[What the task asks] After locating the line that contains "site 4: [0, 3, 5]" in the data below, set down exactly that line and each one after it through the line that contains "At every step, all sites", and nothing more.

[Input records — start]

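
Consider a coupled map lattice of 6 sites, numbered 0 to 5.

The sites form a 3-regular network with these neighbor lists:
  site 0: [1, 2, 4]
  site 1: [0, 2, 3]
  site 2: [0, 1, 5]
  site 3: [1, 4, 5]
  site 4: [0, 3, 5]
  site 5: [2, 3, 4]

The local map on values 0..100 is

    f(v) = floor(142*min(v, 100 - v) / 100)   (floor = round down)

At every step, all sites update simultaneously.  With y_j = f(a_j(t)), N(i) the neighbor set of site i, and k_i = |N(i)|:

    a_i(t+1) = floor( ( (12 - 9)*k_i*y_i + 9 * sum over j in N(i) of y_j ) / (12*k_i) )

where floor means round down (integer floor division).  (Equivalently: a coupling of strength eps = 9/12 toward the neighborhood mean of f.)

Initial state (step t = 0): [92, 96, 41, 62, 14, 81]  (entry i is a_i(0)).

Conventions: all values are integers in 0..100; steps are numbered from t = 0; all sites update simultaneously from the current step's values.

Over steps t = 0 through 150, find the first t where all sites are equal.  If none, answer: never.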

[Input records — finish]
[Input records — start]

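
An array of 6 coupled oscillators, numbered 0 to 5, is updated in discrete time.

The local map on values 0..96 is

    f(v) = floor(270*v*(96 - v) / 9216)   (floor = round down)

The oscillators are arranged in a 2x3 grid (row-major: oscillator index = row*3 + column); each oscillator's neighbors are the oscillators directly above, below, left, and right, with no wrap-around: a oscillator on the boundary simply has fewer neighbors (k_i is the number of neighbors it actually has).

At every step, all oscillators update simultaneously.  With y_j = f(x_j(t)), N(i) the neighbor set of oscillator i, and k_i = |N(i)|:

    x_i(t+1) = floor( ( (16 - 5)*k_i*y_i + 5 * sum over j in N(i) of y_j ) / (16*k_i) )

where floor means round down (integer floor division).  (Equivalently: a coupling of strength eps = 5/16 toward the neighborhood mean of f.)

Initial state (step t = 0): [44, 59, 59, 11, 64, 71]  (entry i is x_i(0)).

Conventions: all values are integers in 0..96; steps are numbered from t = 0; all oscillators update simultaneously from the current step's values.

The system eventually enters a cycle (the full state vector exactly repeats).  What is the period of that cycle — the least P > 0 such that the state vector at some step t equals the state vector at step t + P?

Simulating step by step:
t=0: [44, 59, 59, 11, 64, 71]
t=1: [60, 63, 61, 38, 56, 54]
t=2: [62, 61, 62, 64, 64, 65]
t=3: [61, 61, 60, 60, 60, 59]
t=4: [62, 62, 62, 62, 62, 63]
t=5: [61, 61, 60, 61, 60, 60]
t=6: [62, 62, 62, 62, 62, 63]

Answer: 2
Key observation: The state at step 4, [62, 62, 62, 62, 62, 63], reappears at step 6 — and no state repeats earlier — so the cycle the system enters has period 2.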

[Input records — finish]

[Written answer]
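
  site 4: [0, 3, 5]
  site 5: [2, 3, 4]

The local map on values 0..100 is

    f(v) = floor(142*min(v, 100 - v) / 100)   (floor = round down)

At every step, all sites update simultaneously.  With y_j = f(a_j(t)), N(i) the neighbor set of site i, and k_i = |N(i)|: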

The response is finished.